The data below is to be copied exactly, line by line.

========

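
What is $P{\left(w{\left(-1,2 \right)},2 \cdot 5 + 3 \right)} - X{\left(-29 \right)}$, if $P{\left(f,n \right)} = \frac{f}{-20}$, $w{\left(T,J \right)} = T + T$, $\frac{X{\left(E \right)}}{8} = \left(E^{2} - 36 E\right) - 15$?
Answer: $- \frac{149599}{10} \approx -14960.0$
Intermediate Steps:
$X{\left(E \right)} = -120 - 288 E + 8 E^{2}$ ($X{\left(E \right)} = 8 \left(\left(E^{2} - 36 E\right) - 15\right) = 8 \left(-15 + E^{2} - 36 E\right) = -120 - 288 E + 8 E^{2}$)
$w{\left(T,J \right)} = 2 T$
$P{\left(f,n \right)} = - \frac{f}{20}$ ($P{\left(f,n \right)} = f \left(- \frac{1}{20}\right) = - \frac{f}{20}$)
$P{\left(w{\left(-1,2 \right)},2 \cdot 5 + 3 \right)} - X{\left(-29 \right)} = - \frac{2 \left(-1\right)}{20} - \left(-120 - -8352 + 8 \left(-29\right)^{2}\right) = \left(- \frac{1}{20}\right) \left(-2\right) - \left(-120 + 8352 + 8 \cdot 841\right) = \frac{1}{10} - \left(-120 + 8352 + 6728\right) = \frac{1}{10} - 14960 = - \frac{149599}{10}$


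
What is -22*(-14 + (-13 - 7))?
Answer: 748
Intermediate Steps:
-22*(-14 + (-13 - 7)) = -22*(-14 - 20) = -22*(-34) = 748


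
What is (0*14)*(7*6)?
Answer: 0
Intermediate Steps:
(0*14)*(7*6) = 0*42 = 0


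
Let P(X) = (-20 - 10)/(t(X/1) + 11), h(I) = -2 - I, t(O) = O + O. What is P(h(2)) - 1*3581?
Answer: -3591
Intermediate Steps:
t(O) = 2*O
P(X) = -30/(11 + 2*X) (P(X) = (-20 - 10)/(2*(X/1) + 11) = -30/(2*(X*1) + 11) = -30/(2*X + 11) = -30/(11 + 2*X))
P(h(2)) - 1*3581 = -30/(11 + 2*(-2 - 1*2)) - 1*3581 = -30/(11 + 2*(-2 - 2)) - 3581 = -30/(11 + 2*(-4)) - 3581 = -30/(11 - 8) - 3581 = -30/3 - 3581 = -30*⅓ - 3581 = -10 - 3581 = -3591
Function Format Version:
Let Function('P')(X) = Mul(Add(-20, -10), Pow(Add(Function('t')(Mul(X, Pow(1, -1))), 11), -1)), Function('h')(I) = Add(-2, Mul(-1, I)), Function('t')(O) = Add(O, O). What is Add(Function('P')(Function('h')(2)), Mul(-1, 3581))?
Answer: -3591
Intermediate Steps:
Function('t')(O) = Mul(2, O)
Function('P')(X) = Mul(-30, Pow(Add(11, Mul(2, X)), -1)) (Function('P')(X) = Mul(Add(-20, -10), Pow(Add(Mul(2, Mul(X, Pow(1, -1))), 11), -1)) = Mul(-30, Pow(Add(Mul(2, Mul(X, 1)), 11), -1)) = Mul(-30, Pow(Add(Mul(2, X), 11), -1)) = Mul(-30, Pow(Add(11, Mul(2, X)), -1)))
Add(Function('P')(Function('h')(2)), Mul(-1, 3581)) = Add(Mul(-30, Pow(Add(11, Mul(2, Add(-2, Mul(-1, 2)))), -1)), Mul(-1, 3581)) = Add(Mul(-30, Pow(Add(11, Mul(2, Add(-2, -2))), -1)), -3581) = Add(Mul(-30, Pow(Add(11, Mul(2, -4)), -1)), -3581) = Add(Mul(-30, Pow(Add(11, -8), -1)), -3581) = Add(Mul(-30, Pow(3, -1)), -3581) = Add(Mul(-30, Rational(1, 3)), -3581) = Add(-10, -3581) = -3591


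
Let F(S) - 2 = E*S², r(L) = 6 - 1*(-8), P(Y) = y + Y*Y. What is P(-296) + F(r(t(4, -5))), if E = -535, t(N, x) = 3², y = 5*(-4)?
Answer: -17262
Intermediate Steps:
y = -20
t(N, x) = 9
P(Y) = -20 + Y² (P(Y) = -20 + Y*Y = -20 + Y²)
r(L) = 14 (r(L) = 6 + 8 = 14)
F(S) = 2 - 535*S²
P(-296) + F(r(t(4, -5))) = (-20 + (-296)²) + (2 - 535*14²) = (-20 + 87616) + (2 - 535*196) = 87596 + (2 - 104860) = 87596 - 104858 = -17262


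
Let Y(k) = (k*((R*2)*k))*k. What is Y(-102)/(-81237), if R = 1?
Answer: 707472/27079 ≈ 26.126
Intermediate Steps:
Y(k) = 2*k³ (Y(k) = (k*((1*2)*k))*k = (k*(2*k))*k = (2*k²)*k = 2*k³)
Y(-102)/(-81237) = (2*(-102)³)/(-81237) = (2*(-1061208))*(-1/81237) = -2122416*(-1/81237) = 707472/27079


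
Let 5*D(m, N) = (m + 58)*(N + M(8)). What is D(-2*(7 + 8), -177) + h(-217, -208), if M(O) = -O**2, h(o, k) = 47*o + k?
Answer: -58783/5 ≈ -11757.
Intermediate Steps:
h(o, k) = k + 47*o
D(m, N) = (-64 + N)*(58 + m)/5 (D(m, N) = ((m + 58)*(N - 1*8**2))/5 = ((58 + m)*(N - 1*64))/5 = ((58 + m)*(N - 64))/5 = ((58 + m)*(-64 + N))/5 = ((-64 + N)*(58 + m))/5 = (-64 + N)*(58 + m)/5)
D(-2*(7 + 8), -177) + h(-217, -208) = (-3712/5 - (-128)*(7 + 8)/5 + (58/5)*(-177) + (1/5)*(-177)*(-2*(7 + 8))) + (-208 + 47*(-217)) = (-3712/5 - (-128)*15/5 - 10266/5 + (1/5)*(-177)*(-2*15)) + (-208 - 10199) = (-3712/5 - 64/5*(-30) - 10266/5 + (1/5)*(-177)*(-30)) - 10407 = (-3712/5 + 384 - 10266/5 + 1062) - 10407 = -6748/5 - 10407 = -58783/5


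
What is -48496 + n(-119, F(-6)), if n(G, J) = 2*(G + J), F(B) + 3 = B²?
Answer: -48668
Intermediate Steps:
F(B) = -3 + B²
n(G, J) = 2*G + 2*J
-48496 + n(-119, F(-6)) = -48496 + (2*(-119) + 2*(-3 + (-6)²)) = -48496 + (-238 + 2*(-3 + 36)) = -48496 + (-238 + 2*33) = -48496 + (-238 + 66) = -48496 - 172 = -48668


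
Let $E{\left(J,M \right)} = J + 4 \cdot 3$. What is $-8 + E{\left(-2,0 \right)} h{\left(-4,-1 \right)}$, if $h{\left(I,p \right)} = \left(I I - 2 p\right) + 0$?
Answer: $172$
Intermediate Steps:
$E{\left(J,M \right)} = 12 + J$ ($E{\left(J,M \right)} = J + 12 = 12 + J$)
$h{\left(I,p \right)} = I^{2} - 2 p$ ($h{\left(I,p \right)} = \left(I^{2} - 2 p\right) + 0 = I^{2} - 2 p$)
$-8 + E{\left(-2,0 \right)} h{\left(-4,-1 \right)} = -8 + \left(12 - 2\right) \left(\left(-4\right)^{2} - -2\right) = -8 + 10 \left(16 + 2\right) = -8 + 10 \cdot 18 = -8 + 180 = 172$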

========

▶ [Response]:
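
What is $P{\left(w{\left(-1,2 \right)},2 \cdot 5 + 3 \right)} - X{\left(-29 \right)}$, if $P{\left(f,n \right)} = \frac{f}{-20}$, $w{\left(T,J \right)} = T + T$, $\frac{X{\left(E \right)}}{8} = \left(E^{2} - 36 E\right) - 15$?
Answer: $- \frac{149599}{10} \approx -14960.0$
Intermediate Steps:
$X{\left(E \right)} = -120 - 288 E + 8 E^{2}$ ($X{\left(E \right)} = 8 \left(\left(E^{2} - 36 E\right) - 15\right) = 8 \left(-15 + E^{2} - 36 E\right) = -120 - 288 E + 8 E^{2}$)
$w{\left(T,J \right)} = 2 T$
$P{\left(f,n \right)} = - \frac{f}{20}$ ($P{\left(f,n \right)} = f \left(- \frac{1}{20}\right) = - \frac{f}{20}$)
$P{\left(w{\left(-1,2 \right)},2 \cdot 5 + 3 \right)} - X{\left(-29 \right)} = - \frac{2 \left(-1\right)}{20} - \left(-120 - -8352 + 8 \left(-29\right)^{2}\right) = \left(- \frac{1}{20}\right) \left(-2\right) - \left(-120 + 8352 + 8 \cdot 841\right) = \frac{1}{10} - \left(-120 + 8352 + 6728\right) = \frac{1}{10} - 14960 = - \frac{149599}{10}$


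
What is -22*(-14 + (-13 - 7))?
Answer: 748
Intermediate Steps:
-22*(-14 + (-13 - 7)) = -22*(-14 - 20) = -22*(-34) = 748


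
What is (0*14)*(7*6)?
Answer: 0
Intermediate Steps:
(0*14)*(7*6) = 0*42 = 0


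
Let P(X) = (-20 - 10)/(t(X/1) + 11), h(I) = -2 - I, t(O) = O + O. What is P(h(2)) - 1*3581?
Answer: -3591
Intermediate Steps:
t(O) = 2*O
P(X) = -30/(11 + 2*X) (P(X) = (-20 - 10)/(2*(X/1) + 11) = -30/(2*(X*1) + 11) = -30/(2*X + 11) = -30/(11 + 2*X))
P(h(2)) - 1*3581 = -30/(11 + 2*(-2 - 1*2)) - 1*3581 = -30/(11 + 2*(-2 - 2)) - 3581 = -30/(11 + 2*(-4)) - 3581 = -30/(11 - 8) - 3581 = -30/3 - 3581 = -30*⅓ - 3581 = -10 - 3581 = -3591
Function Format Version:
Let Function('P')(X) = Mul(Add(-20, -10), Pow(Add(Function('t')(Mul(X, Pow(1, -1))), 11), -1)), Function('h')(I) = Add(-2, Mul(-1, I)), Function('t')(O) = Add(O, O). What is Add(Function('P')(Function('h')(2)), Mul(-1, 3581))?
Answer: -3591
Intermediate Steps:
Function('t')(O) = Mul(2, O)
Function('P')(X) = Mul(-30, Pow(Add(11, Mul(2, X)), -1)) (Function('P')(X) = Mul(Add(-20, -10), Pow(Add(Mul(2, Mul(X, Pow(1, -1))), 11), -1)) = Mul(-30, Pow(Add(Mul(2, Mul(X, 1)), 11), -1)) = Mul(-30, Pow(Add(Mul(2, X), 11), -1)) = Mul(-30, Pow(Add(11, Mul(2, X)), -1)))
Add(Function('P')(Function('h')(2)), Mul(-1, 3581)) = Add(Mul(-30, Pow(Add(11, Mul(2, Add(-2, Mul(-1, 2)))), -1)), Mul(-1, 3581)) = Add(Mul(-30, Pow(Add(11, Mul(2, Add(-2, -2))), -1)), -3581) = Add(Mul(-30, Pow(Add(11, Mul(2, -4)), -1)), -3581) = Add(Mul(-30, Pow(Add(11, -8), -1)), -3581) = Add(Mul(-30, Pow(3, -1)), -3581) = Add(Mul(-30, Rational(1, 3)), -3581) = Add(-10, -3581) = -3591


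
Let F(S) - 2 = E*S², r(L) = 6 - 1*(-8), P(Y) = y + Y*Y. What is P(-296) + F(r(t(4, -5))), if E = -535, t(N, x) = 3², y = 5*(-4)?
Answer: -17262
Intermediate Steps:
y = -20
t(N, x) = 9
P(Y) = -20 + Y² (P(Y) = -20 + Y*Y = -20 + Y²)
r(L) = 14 (r(L) = 6 + 8 = 14)
F(S) = 2 - 535*S²
P(-296) + F(r(t(4, -5))) = (-20 + (-296)²) + (2 - 535*14²) = (-20 + 87616) + (2 - 535*196) = 87596 + (2 - 104860) = 87596 - 104858 = -17262


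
Let Y(k) = (k*((R*2)*k))*k. What is Y(-102)/(-81237), if R = 1?
Answer: 707472/27079 ≈ 26.126
Intermediate Steps:
Y(k) = 2*k³ (Y(k) = (k*((1*2)*k))*k = (k*(2*k))*k = (2*k²)*k = 2*k³)
Y(-102)/(-81237) = (2*(-102)³)/(-81237) = (2*(-1061208))*(-1/81237) = -2122416*(-1/81237) = 707472/27079


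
Let 5*D(m, N) = (m + 58)*(N + M(8)). What is D(-2*(7 + 8), -177) + h(-217, -208), if M(O) = -O**2, h(o, k) = 47*o + k?
Answer: -58783/5 ≈ -11757.
Intermediate Steps:
h(o, k) = k + 47*o
D(m, N) = (-64 + N)*(58 + m)/5 (D(m, N) = ((m + 58)*(N - 1*8**2))/5 = ((58 + m)*(N - 1*64))/5 = ((58 + m)*(N - 64))/5 = ((58 + m)*(-64 + N))/5 = ((-64 + N)*(58 + m))/5 = (-64 + N)*(58 + m)/5)
D(-2*(7 + 8), -177) + h(-217, -208) = (-3712/5 - (-128)*(7 + 8)/5 + (58/5)*(-177) + (1/5)*(-177)*(-2*(7 + 8))) + (-208 + 47*(-217)) = (-3712/5 - (-128)*15/5 - 10266/5 + (1/5)*(-177)*(-2*15)) + (-208 - 10199) = (-3712/5 - 64/5*(-30) - 10266/5 + (1/5)*(-177)*(-30)) - 10407 = (-3712/5 + 384 - 10266/5 + 1062) - 10407 = -6748/5 - 10407 = -58783/5


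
What is -48496 + n(-119, F(-6)), if n(G, J) = 2*(G + J), F(B) + 3 = B²?
Answer: -48668
Intermediate Steps:
F(B) = -3 + B²
n(G, J) = 2*G + 2*J
-48496 + n(-119, F(-6)) = -48496 + (2*(-119) + 2*(-3 + (-6)²)) = -48496 + (-238 + 2*(-3 + 36)) = -48496 + (-238 + 2*33) = -48496 + (-238 + 66) = -48496 - 172 = -48668


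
Let $E{\left(J,M \right)} = J + 4 \cdot 3$. What is $-8 + E{\left(-2,0 \right)} h{\left(-4,-1 \right)}$, if $h{\left(I,p \right)} = \left(I I - 2 p\right) + 0$?
Answer: $172$
Intermediate Steps:
$E{\left(J,M \right)} = 12 + J$ ($E{\left(J,M \right)} = J + 12 = 12 + J$)
$h{\left(I,p \right)} = I^{2} - 2 p$ ($h{\left(I,p \right)} = \left(I^{2} - 2 p\right) + 0 = I^{2} - 2 p$)
$-8 + E{\left(-2,0 \right)} h{\left(-4,-1 \right)} = -8 + \left(12 - 2\right) \left(\left(-4\right)^{2} - -2\right) = -8 + 10 \left(16 + 2\right) = -8 + 10 \cdot 18 = -8 + 180 = 172$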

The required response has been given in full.